Try it:
In the records below, find the line containing "The following stages". Restate it and all the lines after it exactly, and omit the rest.

Information given:

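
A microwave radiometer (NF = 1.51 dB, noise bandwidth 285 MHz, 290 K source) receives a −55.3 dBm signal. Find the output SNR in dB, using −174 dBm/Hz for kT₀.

Noise floor: N = −174 + 10 log₁₀(B) + NF
10 log₁₀(2.85×10⁸) = 84.55 dB
N = −174 + 84.55 + 1.51 = −87.94 dBm
SNR = P_sig − N = −55.3 − (−87.94) = 32.64 dB → 32.6 dB

32.6 dB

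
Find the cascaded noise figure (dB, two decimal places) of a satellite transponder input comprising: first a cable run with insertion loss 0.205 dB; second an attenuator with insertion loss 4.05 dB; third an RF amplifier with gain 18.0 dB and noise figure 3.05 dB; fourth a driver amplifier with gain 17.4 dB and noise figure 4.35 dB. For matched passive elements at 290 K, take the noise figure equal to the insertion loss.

7.36 dB

Convert to linear (a loss of L dB is a gain of −L dB): F_i = 10^(NF_i/10), G_i = 10^(G_i,dB/10)
  Stage 1: F_1 = 10^(0.205/10) = 1.048, G_1 = 10^(−0.205/10) = 0.9539
  Stage 2: F_2 = 10^(4.05/10) = 2.541, G_2 = 10^(−4.05/10) = 0.3936
  Stage 3: F_3 = 10^(3.05/10) = 2.018, G_3 = 10^(18.0/10) = 63.10
  Stage 4: F_4 = 10^(4.35/10) = 2.723, G_4 = 10^(17.4/10) = 54.95
Friis cascade:
  F = 1.048 + (2.541 − 1)/0.9539 + (2.018 − 1)/0.3754 + (2.723 − 1)/23.69 = 5.449
NF = 10 log₁₀(5.449) = 7.36 dB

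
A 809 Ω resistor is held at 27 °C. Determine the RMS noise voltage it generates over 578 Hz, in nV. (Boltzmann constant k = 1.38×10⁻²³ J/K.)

T = 27 °C + 273.15 = 300.15 K
V_n = √(4kTRB)
4kTRB = 4 × 1.38×10⁻²³ × 300.15 × 8.09×10² × 5.78×10² = 7.75×10⁻¹⁵ V²
V_n = √(7.75×10⁻¹⁵) = 8.80×10⁻⁸ V = 88.0 nV

88.0 nV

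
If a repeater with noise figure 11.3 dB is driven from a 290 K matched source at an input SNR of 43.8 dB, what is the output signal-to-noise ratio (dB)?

By definition F = SNR_in/SNR_out, so in dB: SNR_out = SNR_in − NF
SNR_out = 43.8 − 11.3 = 32.5 dB

32.5 dB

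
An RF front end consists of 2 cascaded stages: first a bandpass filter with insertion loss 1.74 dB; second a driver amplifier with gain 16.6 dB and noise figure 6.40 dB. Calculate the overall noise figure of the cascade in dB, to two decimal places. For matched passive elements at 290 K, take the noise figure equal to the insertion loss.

8.14 dB

Convert to linear (a loss of L dB is a gain of −L dB): F_i = 10^(NF_i/10), G_i = 10^(G_i,dB/10)
  Stage 1: F_1 = 10^(1.74/10) = 1.493, G_1 = 10^(−1.74/10) = 0.6699
  Stage 2: F_2 = 10^(6.40/10) = 4.365, G_2 = 10^(16.6/10) = 45.71
Friis cascade:
  F = 1.493 + (4.365 − 1)/0.6699 = 6.516
NF = 10 log₁₀(6.516) = 8.14 dB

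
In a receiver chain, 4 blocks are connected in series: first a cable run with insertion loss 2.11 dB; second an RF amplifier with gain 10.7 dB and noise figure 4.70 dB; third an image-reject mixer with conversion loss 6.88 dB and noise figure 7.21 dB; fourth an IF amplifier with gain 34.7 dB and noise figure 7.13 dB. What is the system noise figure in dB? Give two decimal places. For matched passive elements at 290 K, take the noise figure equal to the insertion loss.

Convert to linear (a loss of L dB is a gain of −L dB): F_i = 10^(NF_i/10), G_i = 10^(G_i,dB/10)
  Stage 1: F_1 = 10^(2.11/10) = 1.626, G_1 = 10^(−2.11/10) = 0.6152
  Stage 2: F_2 = 10^(4.70/10) = 2.951, G_2 = 10^(10.7/10) = 11.75
  Stage 3: F_3 = 10^(7.21/10) = 5.260, G_3 = 10^(−6.88/10) = 0.2051
  Stage 4: F_4 = 10^(7.13/10) = 5.164, G_4 = 10^(34.7/10) = 2951
Friis cascade:
  F = 1.626 + (2.951 − 1)/0.6152 + (5.260 − 1)/7.228 + (5.164 − 1)/1.483 = 8.196
NF = 10 log₁₀(8.196) = 9.14 dB

9.14 dB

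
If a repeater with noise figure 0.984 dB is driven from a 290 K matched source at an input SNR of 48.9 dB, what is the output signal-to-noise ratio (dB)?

47.916 dB

By definition F = SNR_in/SNR_out, so in dB: SNR_out = SNR_in − NF
SNR_out = 48.9 − 0.984 = 47.916 dB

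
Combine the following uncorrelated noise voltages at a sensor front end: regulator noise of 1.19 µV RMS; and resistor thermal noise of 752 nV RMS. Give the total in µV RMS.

1.41 µV

Uncorrelated sources add in power (mean-square): V_tot = √(ΣV_i²)
V_tot = √[(1.19×10⁻⁶)² + (7.52×10⁻⁷)²] = 1.41×10⁻⁶ V = 1.41 µV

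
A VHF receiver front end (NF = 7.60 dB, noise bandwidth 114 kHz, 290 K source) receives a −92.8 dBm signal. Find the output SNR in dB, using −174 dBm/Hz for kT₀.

23.0 dB

Noise floor: N = −174 + 10 log₁₀(B) + NF
10 log₁₀(1.14×10⁵) = 50.57 dB
N = −174 + 50.57 + 7.60 = −115.83 dBm
SNR = P_sig − N = −92.8 − (−115.83) = 23.03 dB → 23.0 dB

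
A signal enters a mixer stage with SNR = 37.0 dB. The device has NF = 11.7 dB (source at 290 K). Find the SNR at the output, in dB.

By definition F = SNR_in/SNR_out, so in dB: SNR_out = SNR_in − NF
SNR_out = 37.0 − 11.7 = 25.3 dB

25.3 dB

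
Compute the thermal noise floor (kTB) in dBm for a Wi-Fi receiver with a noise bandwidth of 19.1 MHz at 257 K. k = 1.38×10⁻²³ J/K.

P_n = kTB = 1.38×10⁻²³ × 257 × 1.91×10⁷ = 6.77×10⁻¹⁴ W
In dBm: 10 log₁₀(6.77×10⁻¹⁴ / 10⁻³) = −101.7 dBm

−101.7 dBm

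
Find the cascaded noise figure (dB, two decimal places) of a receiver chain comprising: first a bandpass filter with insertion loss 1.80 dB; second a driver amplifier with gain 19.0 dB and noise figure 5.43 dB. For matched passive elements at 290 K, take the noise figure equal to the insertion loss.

7.23 dB

Convert to linear (a loss of L dB is a gain of −L dB): F_i = 10^(NF_i/10), G_i = 10^(G_i,dB/10)
  Stage 1: F_1 = 10^(1.80/10) = 1.514, G_1 = 10^(−1.80/10) = 0.6607
  Stage 2: F_2 = 10^(5.43/10) = 3.491, G_2 = 10^(19.0/10) = 79.43
Friis cascade:
  F = 1.514 + (3.491 − 1)/0.6607 = 5.284
NF = 10 log₁₀(5.284) = 7.23 dB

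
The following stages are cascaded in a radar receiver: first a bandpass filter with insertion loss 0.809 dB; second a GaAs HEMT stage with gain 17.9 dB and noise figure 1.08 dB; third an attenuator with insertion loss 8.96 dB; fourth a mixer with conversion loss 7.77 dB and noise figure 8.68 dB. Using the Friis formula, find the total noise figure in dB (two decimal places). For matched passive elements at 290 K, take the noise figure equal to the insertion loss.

4.25 dB

Convert to linear (a loss of L dB is a gain of −L dB): F_i = 10^(NF_i/10), G_i = 10^(G_i,dB/10)
  Stage 1: F_1 = 10^(0.809/10) = 1.205, G_1 = 10^(−0.809/10) = 0.8300
  Stage 2: F_2 = 10^(1.08/10) = 1.282, G_2 = 10^(17.9/10) = 61.66
  Stage 3: F_3 = 10^(8.96/10) = 7.870, G_3 = 10^(−8.96/10) = 0.1271
  Stage 4: F_4 = 10^(8.68/10) = 7.379, G_4 = 10^(−7.77/10) = 0.1671
Friis cascade:
  F = 1.205 + (1.282 − 1)/0.8300 + (7.870 − 1)/51.18 + (7.379 − 1)/6.503 = 2.660
NF = 10 log₁₀(2.660) = 4.25 dB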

Solution to the problem:
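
The following stages are cascaded in a radar receiver: first a bandpass filter with insertion loss 0.809 dB; second a GaAs HEMT stage with gain 17.9 dB and noise figure 1.08 dB; third an attenuator with insertion loss 8.96 dB; fourth a mixer with conversion loss 7.77 dB and noise figure 8.68 dB. Using the Friis formula, find the total noise figure in dB (two decimal places). For matched passive elements at 290 K, take the noise figure equal to the insertion loss.

4.25 dB

Convert to linear (a loss of L dB is a gain of −L dB): F_i = 10^(NF_i/10), G_i = 10^(G_i,dB/10)
  Stage 1: F_1 = 10^(0.809/10) = 1.205, G_1 = 10^(−0.809/10) = 0.8300
  Stage 2: F_2 = 10^(1.08/10) = 1.282, G_2 = 10^(17.9/10) = 61.66
  Stage 3: F_3 = 10^(8.96/10) = 7.870, G_3 = 10^(−8.96/10) = 0.1271
  Stage 4: F_4 = 10^(8.68/10) = 7.379, G_4 = 10^(−7.77/10) = 0.1671
Friis cascade:
  F = 1.205 + (1.282 − 1)/0.8300 + (7.870 − 1)/51.18 + (7.379 − 1)/6.503 = 2.660
NF = 10 log₁₀(2.660) = 4.25 dB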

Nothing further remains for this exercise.